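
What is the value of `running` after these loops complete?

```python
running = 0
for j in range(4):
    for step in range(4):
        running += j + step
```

Sum of all j+step for j,step in 4x4
`running` takes the values: 0 → 1 → 3 → 6 → 7 → 9 → 12 → 16 → 18 → 21 → 25 → 30 → 33 → 37 → 42 → 48

Answer: 48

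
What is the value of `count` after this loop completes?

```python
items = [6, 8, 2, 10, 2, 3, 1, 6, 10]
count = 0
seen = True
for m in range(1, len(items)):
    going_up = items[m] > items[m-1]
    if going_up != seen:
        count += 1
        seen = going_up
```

Count direction changes in [6, 8, 2, 10, 2, 3, 1, 6, 10]
`count` takes the values: 0 → 1 → 2 → 3 → 4 → 5 → 6

Answer: 6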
····················
__Task to carry out__:
Scan the listing above and identify each line holding the string "What"; copy every such line.

__Reply to the task__:
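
What is the value of `running` after these loops complete?
What is the value of `count` after this loop completes?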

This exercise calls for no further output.